WORK INSTRUCTIONS: Retype the records below exactly. Leave nothing out.

[Stored data entries]
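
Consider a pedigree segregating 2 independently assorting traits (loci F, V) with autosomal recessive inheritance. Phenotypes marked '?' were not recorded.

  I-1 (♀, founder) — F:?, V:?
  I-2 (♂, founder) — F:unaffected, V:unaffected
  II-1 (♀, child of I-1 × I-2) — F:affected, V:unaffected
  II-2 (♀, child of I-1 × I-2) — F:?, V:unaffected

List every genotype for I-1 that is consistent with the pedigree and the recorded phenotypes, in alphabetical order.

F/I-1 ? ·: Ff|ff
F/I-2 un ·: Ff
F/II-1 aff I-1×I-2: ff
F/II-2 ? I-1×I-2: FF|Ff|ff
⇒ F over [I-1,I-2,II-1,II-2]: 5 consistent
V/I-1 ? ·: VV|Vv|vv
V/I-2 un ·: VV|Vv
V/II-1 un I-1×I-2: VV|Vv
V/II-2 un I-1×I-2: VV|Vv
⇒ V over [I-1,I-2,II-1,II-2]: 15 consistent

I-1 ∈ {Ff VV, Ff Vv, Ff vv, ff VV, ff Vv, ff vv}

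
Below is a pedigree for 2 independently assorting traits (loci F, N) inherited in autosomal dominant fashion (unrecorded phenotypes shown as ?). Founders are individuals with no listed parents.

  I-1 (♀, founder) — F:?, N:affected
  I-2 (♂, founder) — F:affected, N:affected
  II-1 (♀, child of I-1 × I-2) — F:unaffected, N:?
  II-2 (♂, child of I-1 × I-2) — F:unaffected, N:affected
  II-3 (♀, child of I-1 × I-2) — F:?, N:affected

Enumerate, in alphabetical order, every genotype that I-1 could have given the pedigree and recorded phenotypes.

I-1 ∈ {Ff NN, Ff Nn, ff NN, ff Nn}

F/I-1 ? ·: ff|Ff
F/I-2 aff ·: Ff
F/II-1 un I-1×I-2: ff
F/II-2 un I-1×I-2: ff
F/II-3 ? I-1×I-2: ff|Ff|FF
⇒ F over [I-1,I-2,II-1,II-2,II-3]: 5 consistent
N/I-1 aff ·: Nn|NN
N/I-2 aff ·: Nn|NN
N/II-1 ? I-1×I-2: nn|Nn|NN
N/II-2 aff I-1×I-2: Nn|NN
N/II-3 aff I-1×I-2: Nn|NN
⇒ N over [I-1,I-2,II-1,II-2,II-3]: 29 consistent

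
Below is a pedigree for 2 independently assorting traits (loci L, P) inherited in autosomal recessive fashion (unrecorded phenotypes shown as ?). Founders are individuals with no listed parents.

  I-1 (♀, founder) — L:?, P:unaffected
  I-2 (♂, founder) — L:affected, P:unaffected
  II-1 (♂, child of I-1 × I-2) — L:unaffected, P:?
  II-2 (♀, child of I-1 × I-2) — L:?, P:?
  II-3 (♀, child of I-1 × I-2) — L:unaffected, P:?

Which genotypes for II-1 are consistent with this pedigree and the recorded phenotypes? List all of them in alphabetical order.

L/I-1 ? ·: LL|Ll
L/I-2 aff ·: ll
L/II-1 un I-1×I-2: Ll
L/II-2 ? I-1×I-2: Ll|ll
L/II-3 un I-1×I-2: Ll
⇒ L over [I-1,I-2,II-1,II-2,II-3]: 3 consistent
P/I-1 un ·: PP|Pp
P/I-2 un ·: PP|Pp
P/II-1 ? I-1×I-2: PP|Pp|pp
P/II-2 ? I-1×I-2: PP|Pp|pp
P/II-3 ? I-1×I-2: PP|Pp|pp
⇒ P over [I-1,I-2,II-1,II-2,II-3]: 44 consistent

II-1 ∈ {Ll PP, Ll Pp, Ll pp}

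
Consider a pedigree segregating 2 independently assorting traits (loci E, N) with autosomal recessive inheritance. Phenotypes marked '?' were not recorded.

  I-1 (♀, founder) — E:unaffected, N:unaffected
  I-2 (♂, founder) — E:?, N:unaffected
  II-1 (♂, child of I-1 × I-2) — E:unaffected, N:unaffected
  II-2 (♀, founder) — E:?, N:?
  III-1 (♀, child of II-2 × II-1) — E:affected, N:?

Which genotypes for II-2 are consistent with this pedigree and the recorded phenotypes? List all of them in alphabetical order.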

SOLUTION BELOW:
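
Consider a pedigree segregating 2 independently assorting traits (loci F, V) with autosomal recessive inheritance. Phenotypes marked '?' were not recorded.

  I-1 (♀, founder) — F:?, V:?
  I-2 (♂, founder) — F:unaffected, V:unaffected
  II-1 (♀, child of I-1 × I-2) — F:affected, V:unaffected
  II-2 (♀, child of I-1 × I-2) — F:?, V:unaffected

List every genotype for I-1 that is consistent with the pedigree and the recorded phenotypes, in alphabetical order.

F/I-1 ? ·: Ff|ff
F/I-2 un ·: Ff
F/II-1 aff I-1×I-2: ff
F/II-2 ? I-1×I-2: FF|Ff|ff
⇒ F over [I-1,I-2,II-1,II-2]: 5 consistent
V/I-1 ? ·: VV|Vv|vv
V/I-2 un ·: VV|Vv
V/II-1 un I-1×I-2: VV|Vv
V/II-2 un I-1×I-2: VV|Vv
⇒ V over [I-1,I-2,II-1,II-2]: 15 consistent

I-1 ∈ {Ff VV, Ff Vv, Ff vv, ff VV, ff Vv, ff vv}

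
Below is a pedigree for 2 independently assorting traits (loci F, N) inherited in autosomal dominant fashion (unrecorded phenotypes shown as ?). Founders are individuals with no listed parents.

  I-1 (♀, founder) — F:?, N:affected
  I-2 (♂, founder) — F:affected, N:affected
  II-1 (♀, child of I-1 × I-2) — F:unaffected, N:?
  II-2 (♂, child of I-1 × I-2) — F:unaffected, N:affected
  II-3 (♀, child of I-1 × I-2) — F:?, N:affected

Enumerate, in alphabetical order, every genotype that I-1 could have given the pedigree and recorded phenotypes.

I-1 ∈ {Ff NN, Ff Nn, ff NN, ff Nn}

F/I-1 ? ·: ff|Ff
F/I-2 aff ·: Ff
F/II-1 un I-1×I-2: ff
F/II-2 un I-1×I-2: ff
F/II-3 ? I-1×I-2: ff|Ff|FF
⇒ F over [I-1,I-2,II-1,II-2,II-3]: 5 consistent
N/I-1 aff ·: Nn|NN
N/I-2 aff ·: Nn|NN
N/II-1 ? I-1×I-2: nn|Nn|NN
N/II-2 aff I-1×I-2: Nn|NN
N/II-3 aff I-1×I-2: Nn|NN
⇒ N over [I-1,I-2,II-1,II-2,II-3]: 29 consistent

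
Below is a pedigree for 2 independently assorting traits (loci L, P) inherited in autosomal recessive fashion (unrecorded phenotypes shown as ?). Founders are individuals with no listed parents.

  I-1 (♀, founder) — L:?, P:unaffected
  I-2 (♂, founder) — L:affected, P:unaffected
  II-1 (♂, child of I-1 × I-2) — L:unaffected, P:?
  II-2 (♀, child of I-1 × I-2) — L:?, P:?
  II-3 (♀, child of I-1 × I-2) — L:unaffected, P:?

Which genotypes for II-1 are consistent with this pedigree and the recorded phenotypes? List all of them in alphabetical order.

L/I-1 ? ·: LL|Ll
L/I-2 aff ·: ll
L/II-1 un I-1×I-2: Ll
L/II-2 ? I-1×I-2: Ll|ll
L/II-3 un I-1×I-2: Ll
⇒ L over [I-1,I-2,II-1,II-2,II-3]: 3 consistent
P/I-1 un ·: PP|Pp
P/I-2 un ·: PP|Pp
P/II-1 ? I-1×I-2: PP|Pp|pp
P/II-2 ? I-1×I-2: PP|Pp|pp
P/II-3 ? I-1×I-2: PP|Pp|pp
⇒ P over [I-1,I-2,II-1,II-2,II-3]: 44 consistent

II-1 ∈ {Ll PP, Ll Pp, Ll pp}

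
Consider a pedigree segregating 2 independently assorting traits (loci E, N) with autosomal recessive inheritance. Phenotypes marked '?' were not recorded.

  I-1 (♀, founder) — E:unaffected, N:unaffected
  I-2 (♂, founder) — E:?, N:unaffected
  II-1 (♂, child of I-1 × I-2) — E:unaffected, N:unaffected
  II-2 (♀, founder) — E:?, N:?
  III-1 (♀, child of II-2 × II-1) — E:affected, N:?

Which genotypes for II-2 are consistent with this pedigree and the recorded phenotypes? List all of them in alphabetical order.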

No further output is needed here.